WORK TASK
Write the entries out in full, matching them exactly.

DATA IN THIS EXERCISE
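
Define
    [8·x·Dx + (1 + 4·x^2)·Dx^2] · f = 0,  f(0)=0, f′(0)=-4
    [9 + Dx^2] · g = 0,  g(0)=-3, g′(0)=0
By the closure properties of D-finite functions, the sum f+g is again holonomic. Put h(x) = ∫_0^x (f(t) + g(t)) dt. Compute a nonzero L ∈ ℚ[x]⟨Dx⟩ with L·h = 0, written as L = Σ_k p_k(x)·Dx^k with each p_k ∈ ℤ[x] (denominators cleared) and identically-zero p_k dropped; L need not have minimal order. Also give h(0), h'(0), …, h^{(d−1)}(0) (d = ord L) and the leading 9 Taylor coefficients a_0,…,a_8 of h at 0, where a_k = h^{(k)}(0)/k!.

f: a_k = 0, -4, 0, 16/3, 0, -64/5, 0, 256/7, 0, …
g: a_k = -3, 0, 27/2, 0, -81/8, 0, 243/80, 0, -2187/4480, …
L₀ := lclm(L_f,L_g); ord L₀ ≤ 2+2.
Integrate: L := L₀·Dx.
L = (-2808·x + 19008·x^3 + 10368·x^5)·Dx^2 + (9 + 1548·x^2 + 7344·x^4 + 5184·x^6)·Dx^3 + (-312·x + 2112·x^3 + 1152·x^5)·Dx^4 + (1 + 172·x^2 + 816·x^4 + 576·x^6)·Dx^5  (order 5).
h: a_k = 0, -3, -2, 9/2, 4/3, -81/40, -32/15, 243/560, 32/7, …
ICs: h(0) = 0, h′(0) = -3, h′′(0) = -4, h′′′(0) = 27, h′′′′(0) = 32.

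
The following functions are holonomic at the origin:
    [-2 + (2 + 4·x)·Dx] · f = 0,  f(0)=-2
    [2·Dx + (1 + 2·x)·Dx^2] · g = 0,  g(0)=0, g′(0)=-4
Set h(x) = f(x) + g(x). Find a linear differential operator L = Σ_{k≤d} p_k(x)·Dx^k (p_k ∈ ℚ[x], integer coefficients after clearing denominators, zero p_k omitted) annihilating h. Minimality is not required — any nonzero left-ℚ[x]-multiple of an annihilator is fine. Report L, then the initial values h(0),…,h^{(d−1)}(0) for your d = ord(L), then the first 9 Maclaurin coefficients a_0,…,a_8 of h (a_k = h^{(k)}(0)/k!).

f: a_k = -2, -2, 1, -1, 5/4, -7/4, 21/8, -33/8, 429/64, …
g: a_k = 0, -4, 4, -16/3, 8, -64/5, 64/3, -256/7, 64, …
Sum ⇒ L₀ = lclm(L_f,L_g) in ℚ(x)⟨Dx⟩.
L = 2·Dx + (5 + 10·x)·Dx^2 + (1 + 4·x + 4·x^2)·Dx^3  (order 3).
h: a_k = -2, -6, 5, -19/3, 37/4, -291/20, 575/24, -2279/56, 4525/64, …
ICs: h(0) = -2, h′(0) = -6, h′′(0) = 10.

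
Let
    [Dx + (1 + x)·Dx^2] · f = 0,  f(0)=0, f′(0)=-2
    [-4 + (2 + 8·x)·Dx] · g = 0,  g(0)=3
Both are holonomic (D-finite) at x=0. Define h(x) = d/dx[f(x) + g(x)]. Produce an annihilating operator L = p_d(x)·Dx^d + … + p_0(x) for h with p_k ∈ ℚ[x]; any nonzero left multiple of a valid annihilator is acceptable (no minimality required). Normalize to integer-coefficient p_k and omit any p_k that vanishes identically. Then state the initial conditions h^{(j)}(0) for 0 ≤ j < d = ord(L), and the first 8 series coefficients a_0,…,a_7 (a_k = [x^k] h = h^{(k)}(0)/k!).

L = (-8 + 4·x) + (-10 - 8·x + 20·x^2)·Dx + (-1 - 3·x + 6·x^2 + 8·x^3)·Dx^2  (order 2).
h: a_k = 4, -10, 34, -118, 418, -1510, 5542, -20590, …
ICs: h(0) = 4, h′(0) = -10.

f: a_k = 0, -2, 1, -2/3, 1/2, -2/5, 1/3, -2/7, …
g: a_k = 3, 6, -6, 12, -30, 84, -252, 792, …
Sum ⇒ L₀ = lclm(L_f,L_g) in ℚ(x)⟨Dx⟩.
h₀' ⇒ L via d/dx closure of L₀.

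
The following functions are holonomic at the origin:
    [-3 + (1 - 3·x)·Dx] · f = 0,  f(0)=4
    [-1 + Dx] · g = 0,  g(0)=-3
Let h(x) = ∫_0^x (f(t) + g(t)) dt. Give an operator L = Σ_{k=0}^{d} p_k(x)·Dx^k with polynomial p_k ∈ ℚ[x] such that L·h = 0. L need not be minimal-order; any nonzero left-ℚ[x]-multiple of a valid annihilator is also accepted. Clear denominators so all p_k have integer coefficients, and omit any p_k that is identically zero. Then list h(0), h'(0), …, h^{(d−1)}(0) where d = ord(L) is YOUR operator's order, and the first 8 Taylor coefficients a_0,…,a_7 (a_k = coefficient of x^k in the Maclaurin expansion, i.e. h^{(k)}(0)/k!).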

EXERCISE ANSWER
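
Define
    [8·x·Dx + (1 + 4·x^2)·Dx^2] · f = 0,  f(0)=0, f′(0)=-4
    [9 + Dx^2] · g = 0,  g(0)=-3, g′(0)=0
By the closure properties of D-finite functions, the sum f+g is again holonomic. Put h(x) = ∫_0^x (f(t) + g(t)) dt. Compute a nonzero L ∈ ℚ[x]⟨Dx⟩ with L·h = 0, written as L = Σ_k p_k(x)·Dx^k with each p_k ∈ ℤ[x] (denominators cleared) and identically-zero p_k dropped; L need not have minimal order. Also give h(0), h'(0), …, h^{(d−1)}(0) (d = ord L) and the leading 9 Taylor coefficients a_0,…,a_8 of h at 0, where a_k = h^{(k)}(0)/k!.

f: a_k = 0, -4, 0, 16/3, 0, -64/5, 0, 256/7, 0, …
g: a_k = -3, 0, 27/2, 0, -81/8, 0, 243/80, 0, -2187/4480, …
L₀ := lclm(L_f,L_g); ord L₀ ≤ 2+2.
Integrate: L := L₀·Dx.
L = (-2808·x + 19008·x^3 + 10368·x^5)·Dx^2 + (9 + 1548·x^2 + 7344·x^4 + 5184·x^6)·Dx^3 + (-312·x + 2112·x^3 + 1152·x^5)·Dx^4 + (1 + 172·x^2 + 816·x^4 + 576·x^6)·Dx^5  (order 5).
h: a_k = 0, -3, -2, 9/2, 4/3, -81/40, -32/15, 243/560, 32/7, …
ICs: h(0) = 0, h′(0) = -3, h′′(0) = -4, h′′′(0) = 27, h′′′′(0) = 32.

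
The following functions are holonomic at the origin:
    [-2 + (2 + 4·x)·Dx] · f = 0,  f(0)=-2
    [2·Dx + (1 + 2·x)·Dx^2] · g = 0,  g(0)=0, g′(0)=-4
Set h(x) = f(x) + g(x). Find a linear differential operator L = Σ_{k≤d} p_k(x)·Dx^k (p_k ∈ ℚ[x], integer coefficients after clearing denominators, zero p_k omitted) annihilating h. Minimality is not required — any nonzero left-ℚ[x]-multiple of an annihilator is fine. Report L, then the initial values h(0),…,h^{(d−1)}(0) for your d = ord(L), then the first 9 Maclaurin coefficients a_0,…,a_8 of h (a_k = h^{(k)}(0)/k!).

f: a_k = -2, -2, 1, -1, 5/4, -7/4, 21/8, -33/8, 429/64, …
g: a_k = 0, -4, 4, -16/3, 8, -64/5, 64/3, -256/7, 64, …
Sum ⇒ L₀ = lclm(L_f,L_g) in ℚ(x)⟨Dx⟩.
L = 2·Dx + (5 + 10·x)·Dx^2 + (1 + 4·x + 4·x^2)·Dx^3  (order 3).
h: a_k = -2, -6, 5, -19/3, 37/4, -291/20, 575/24, -2279/56, 4525/64, …
ICs: h(0) = -2, h′(0) = -6, h′′(0) = 10.

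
Let
    [Dx + (1 + x)·Dx^2] · f = 0,  f(0)=0, f′(0)=-2
    [-4 + (2 + 8·x)·Dx] · g = 0,  g(0)=3
Both are holonomic (D-finite) at x=0. Define h(x) = d/dx[f(x) + g(x)]. Produce an annihilating operator L = p_d(x)·Dx^d + … + p_0(x) for h with p_k ∈ ℚ[x]; any nonzero left multiple of a valid annihilator is acceptable (no minimality required). Normalize to integer-coefficient p_k and omit any p_k that vanishes identically. Then state the initial conditions h^{(j)}(0) for 0 ≤ j < d = ord(L), and the first 8 series coefficients a_0,…,a_7 (a_k = [x^k] h = h^{(k)}(0)/k!).

L = (-8 + 4·x) + (-10 - 8·x + 20·x^2)·Dx + (-1 - 3·x + 6·x^2 + 8·x^3)·Dx^2  (order 2).
h: a_k = 4, -10, 34, -118, 418, -1510, 5542, -20590, …
ICs: h(0) = 4, h′(0) = -10.

f: a_k = 0, -2, 1, -2/3, 1/2, -2/5, 1/3, -2/7, …
g: a_k = 3, 6, -6, 12, -30, 84, -252, 792, …
Sum ⇒ L₀ = lclm(L_f,L_g) in ℚ(x)⟨Dx⟩.
h₀' ⇒ L via d/dx closure of L₀.

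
The following functions are holonomic at the origin:
    [-3 + (1 - 3·x)·Dx] · f = 0,  f(0)=4
    [-1 + Dx] · g = 0,  g(0)=-3
Let h(x) = ∫_0^x (f(t) + g(t)) dt. Give an operator L = Σ_{k=0}^{d} p_k(x)·Dx^k with polynomial p_k ∈ ℚ[x] such that L·h = 0. L need not be minimal-order; any nonzero left-ℚ[x]-multiple of a valid annihilator is also accepted. Clear denominators so all p_k have integer coefficients, and omit any p_k that is identically zero. Then list h(0), h'(0), …, h^{(d−1)}(0) where d = ord(L) is YOUR operator's order, and the first 8 Taylor coefficients a_0,…,a_7 (a_k = coefficient of x^k in the Maclaurin expansion, i.e. h^{(k)}(0)/k!).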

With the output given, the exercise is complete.